Recorded data
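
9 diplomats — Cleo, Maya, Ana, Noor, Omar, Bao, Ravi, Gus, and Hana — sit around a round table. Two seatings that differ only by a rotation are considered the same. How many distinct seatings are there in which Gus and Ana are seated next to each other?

Glue Gus and Ana into a block (2 internal orders). Seating 8 units around a circle gives (7)! arrangements.
So 2 × (7)! = 2 × 5040 = 10080.

10080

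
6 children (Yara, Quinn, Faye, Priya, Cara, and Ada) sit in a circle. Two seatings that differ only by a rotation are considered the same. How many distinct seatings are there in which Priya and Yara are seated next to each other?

Glue Priya and Yara into a block (2 internal orders). Seating 5 units around a circle gives (4)! arrangements.
So 2 × (4)! = 2 × 24 = 48.

48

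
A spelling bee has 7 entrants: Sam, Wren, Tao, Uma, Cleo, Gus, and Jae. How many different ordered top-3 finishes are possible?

There are 7 choices for 1st place, 6 for 2nd, and 5 for 3rd.
That gives 7 × 6 × 5 = 210.

210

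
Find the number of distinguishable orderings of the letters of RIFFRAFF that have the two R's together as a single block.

210

Treat the 2 copies of R as a single block. The multiset to arrange is then {RR, A, F, F, F, F, I}, 7 items in all.
That gives (7)!/(4!) = 210 arrangements.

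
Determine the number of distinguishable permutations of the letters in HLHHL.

Letter multiplicities in HLHHL: H×3, L×2.
Dividing 5! = 120 by 3!·2! = 12 for the repeated letters gives 10.

10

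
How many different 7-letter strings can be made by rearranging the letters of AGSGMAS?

630

Letter multiplicities in AGSGMAS: A×2, G×2, M×1, S×2.
Dividing 7! = 5040 by 2!·2!·2! = 8 for the repeated letters gives 630.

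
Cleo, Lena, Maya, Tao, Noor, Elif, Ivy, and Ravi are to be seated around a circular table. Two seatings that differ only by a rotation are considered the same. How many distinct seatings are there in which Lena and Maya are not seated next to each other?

Without the restriction there are (7)! = 5040 seatings.
Seatings with Lena beside Maya: treat them as a block with 2 internal orders, giving 2 × (6)! = 1440.
Subtracting, 5040 − 1440 = 3600.

3600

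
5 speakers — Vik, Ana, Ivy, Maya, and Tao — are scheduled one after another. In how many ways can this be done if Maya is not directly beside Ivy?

72

There are 5! = 120 arrangements in all. If Maya and Ivy are adjacent, merging them into one block gives 2·(4)! = 48 arrangements.
Complementary counting: 120 − 48 = 72.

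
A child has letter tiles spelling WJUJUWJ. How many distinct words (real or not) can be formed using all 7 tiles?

210

The 7 letters of WJUJUWJ have repeats: J appearing 3 times, U appearing twice, and W appearing twice.
Dividing 7! = 5040 by 3!·2!·2! = 24 for the repeated letters gives 210.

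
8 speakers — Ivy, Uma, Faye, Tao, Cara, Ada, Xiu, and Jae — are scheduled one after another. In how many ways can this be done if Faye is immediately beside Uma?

Glue Faye and Uma into one block (2 internal orders), leaving 7 units to arrange in a row.
So the count is 2·(7)! = 10080.

10080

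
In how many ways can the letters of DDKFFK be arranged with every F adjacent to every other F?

Treat the 2 copies of F as a single block. The multiset to arrange is then {FF, D, D, K, K}, 5 items in all.
That gives (5)!/(2!·2!) = 30 arrangements.

30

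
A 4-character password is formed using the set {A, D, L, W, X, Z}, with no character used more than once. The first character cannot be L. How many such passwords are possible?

The first character has 6−1 = 5 choices (anything except L).
The remaining 3 characters are filled from the other 5 symbols without repetition: 5 × 4 × 3 = 60.
Total: 5 × 60 = 300.

300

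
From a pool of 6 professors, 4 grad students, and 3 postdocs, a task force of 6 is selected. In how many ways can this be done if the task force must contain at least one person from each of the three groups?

1416

Total 6-person selections from all 13: C(13,6) = 1716.
Subtract selections that omit an entire group: no professors → C(7,6) = 7; no grad students → C(9,6) = 84; no postdocs → C(10,6) = 210.
Add back selections omitting two groups (i.e. drawn from a single group): C(6,6) + C(4,6) + C(3,6) = 1.
By inclusion–exclusion: 1716 − 301 + 1 = 1416.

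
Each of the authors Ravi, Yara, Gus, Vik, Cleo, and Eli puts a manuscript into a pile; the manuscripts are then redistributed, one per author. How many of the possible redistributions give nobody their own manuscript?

Count assignments avoiding every fixed point. For any j of the 6 authors fixed to their own manuscript, the other 6−j can be arranged in (6−j)! ways.
By inclusion–exclusion this is Σ_{j=0}^{6} (−1)^j C(6,j)·(6−j)!.
Computing: 720 − 720 + 360 − 120 + 30 − 6 + 1 = 265.

265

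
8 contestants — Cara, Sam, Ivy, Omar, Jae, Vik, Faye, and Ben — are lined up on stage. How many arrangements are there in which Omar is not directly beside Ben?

30240

There are 8! = 40320 arrangements in all. If Omar and Ben are adjacent, merging them into one block gives 2·(7)! = 10080 arrangements.
So 40320 − 10080 = 30240 arrangements keep them apart.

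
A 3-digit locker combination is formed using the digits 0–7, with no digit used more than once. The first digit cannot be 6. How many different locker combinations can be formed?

The first digit has 8−1 = 7 choices (anything except 6).
The remaining 2 digits are filled from the other 7 symbols without repetition: 7 × 6 = 42.
Total: 7 × 42 = 294.

294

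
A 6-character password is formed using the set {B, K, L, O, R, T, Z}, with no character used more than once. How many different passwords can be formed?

Choose and order 6 of the 7 symbols: the first character has 7 options, the next 6, and so on down to 2.
That product is 7 × 6 × 5 × 4 × 3 × 2 = 5040.

5040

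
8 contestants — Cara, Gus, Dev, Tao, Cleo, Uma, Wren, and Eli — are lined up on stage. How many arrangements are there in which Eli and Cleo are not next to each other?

30240

Of the 8! = 40320 arrangements, those with Eli and Cleo adjacent number 2 × 7! = 10080 (treat the pair as a block with 2 internal orders).
So 40320 − 10080 = 30240 arrangements keep them apart.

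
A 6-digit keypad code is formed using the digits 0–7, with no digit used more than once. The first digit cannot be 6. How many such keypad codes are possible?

17640

The first digit has 8−1 = 7 choices (anything except 6).
The remaining 5 digits are filled from the other 7 symbols without repetition: 7 × 6 × 5 × 4 × 3 = 2520.
Total: 7 × 2520 = 17640.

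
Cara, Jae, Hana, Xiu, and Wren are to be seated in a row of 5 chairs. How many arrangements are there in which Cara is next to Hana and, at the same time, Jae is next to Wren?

Treat {Cara,Hana} as one block (2 orders) and {Jae,Wren} as another (2 orders).
That leaves 3 units to arrange: 2 × 2 × 3! = 4 × 6 = 24.

24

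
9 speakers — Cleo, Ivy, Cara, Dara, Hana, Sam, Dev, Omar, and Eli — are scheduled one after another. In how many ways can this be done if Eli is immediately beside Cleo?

Treat {Eli, Cleo} as a single unit. There are 8 units to order, and the pair itself can be ordered 2 ways.
So the count is 2·(8)! = 80640.

80640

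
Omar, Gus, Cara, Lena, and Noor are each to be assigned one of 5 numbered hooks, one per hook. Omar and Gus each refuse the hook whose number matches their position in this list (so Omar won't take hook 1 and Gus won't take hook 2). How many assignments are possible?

Let Aᵢ (for i ∈ {1, 2}) be the placements that put person i in their forbidden hook. Any j of these fix j positions, leaving (5−j)! ways to fill the rest, and there are C(2,j) ways to pick which j.
By inclusion–exclusion, the number of valid placements is Σ_{j=0}^{2} (−1)^j C(2,j)·(5−j)!.
Computing: 120 − 48 + 6 = 78.

78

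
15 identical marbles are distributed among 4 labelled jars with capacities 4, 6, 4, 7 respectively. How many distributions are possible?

76

Without the upper bounds there are C(18,3) = 816 ways to split 15 among 4 jars.
Subtract solutions that violate a single cap (substitute x_i' = x_i − (cap_i+1)): x_1 ≥ 5 gives C(13,3) = 286; x_2 ≥ 7 gives C(11,3) = 165; x_3 ≥ 5 gives C(13,3) = 286; x_4 ≥ 8 gives C(10,3) = 120. Together 857.
Add back pairs where two caps are both exceeded: 20 + 56 + 10 + 20 + 1 + 10 = 117.
By inclusion–exclusion the count is 816 − 857 + 117 = 76.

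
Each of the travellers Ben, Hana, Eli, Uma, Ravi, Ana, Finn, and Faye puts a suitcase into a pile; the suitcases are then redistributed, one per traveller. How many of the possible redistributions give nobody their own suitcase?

This is the derangement count D_8: permutations of 8 items with no fixed point.
By inclusion–exclusion this is Σ_{j=0}^{8} (−1)^j C(8,j)·(8−j)!.
Computing: 40320 − 40320 + 20160 − 6720 + 1680 − 336 + 56 − 8 + 1 = 14833.

14833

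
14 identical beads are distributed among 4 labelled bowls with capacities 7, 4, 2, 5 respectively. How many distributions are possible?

Ignoring the caps, the number of non-negative solutions to x_1+…+x_4 = 14 is C(17,3) = 680.
Subtract solutions that violate a single cap (substitute x_i' = x_i − (cap_i+1)): x_1 ≥ 8 gives C(9,3) = 84; x_2 ≥ 5 gives C(12,3) = 220; x_3 ≥ 3 gives C(14,3) = 364; x_4 ≥ 6 gives C(11,3) = 165. Together 833.
Add back pairs where two caps are both exceeded: 4 + 20 + 1 + 84 + 20 + 56 = 185.
Subtract triples: 0 + 0 + 0 + 1 = 1.
By inclusion–exclusion the count is 680 − 833 + 185 − 1 = 31.

31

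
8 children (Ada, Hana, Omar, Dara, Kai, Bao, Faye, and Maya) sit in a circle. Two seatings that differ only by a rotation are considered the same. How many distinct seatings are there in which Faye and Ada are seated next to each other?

1440

Treat {Faye, Ada} as one unit (2 internal orders) and seat the resulting 7 units around the table: (6)! circular arrangements.
So 2 × (6)! = 2 × 720 = 1440.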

Exercise objective
Restate, word for word, the final stretch of the entries above: the line containing "Each of the travellers" and every line after it, up to and including the last.

Output of the task
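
Each of the travellers Ben, Hana, Eli, Uma, Ravi, Ana, Finn, and Faye puts a suitcase into a pile; the suitcases are then redistributed, one per traveller. How many of the possible redistributions give nobody their own suitcase?

This is the derangement count D_8: permutations of 8 items with no fixed point.
By inclusion–exclusion this is Σ_{j=0}^{8} (−1)^j C(8,j)·(8−j)!.
Computing: 40320 − 40320 + 20160 − 6720 + 1680 − 336 + 56 − 8 + 1 = 14833.

14833

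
14 identical beads are distributed among 4 labelled bowls with capacities 7, 4, 2, 5 respectively. How many distributions are possible?

Ignoring the caps, the number of non-negative solutions to x_1+…+x_4 = 14 is C(17,3) = 680.
Subtract solutions that violate a single cap (substitute x_i' = x_i − (cap_i+1)): x_1 ≥ 8 gives C(9,3) = 84; x_2 ≥ 5 gives C(12,3) = 220; x_3 ≥ 3 gives C(14,3) = 364; x_4 ≥ 6 gives C(11,3) = 165. Together 833.
Add back pairs where two caps are both exceeded: 4 + 20 + 1 + 84 + 20 + 56 = 185.
Subtract triples: 0 + 0 + 0 + 1 = 1.
By inclusion–exclusion the count is 680 − 833 + 185 − 1 = 31.

31

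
8 children (Ada, Hana, Omar, Dara, Kai, Bao, Faye, and Maya) sit in a circle. Two seatings that differ only by a rotation are considered the same. How many distinct seatings are there in which Faye and Ada are seated next to each other?

1440

Treat {Faye, Ada} as one unit (2 internal orders) and seat the resulting 7 units around the table: (6)! circular arrangements.
So 2 × (6)! = 2 × 720 = 1440.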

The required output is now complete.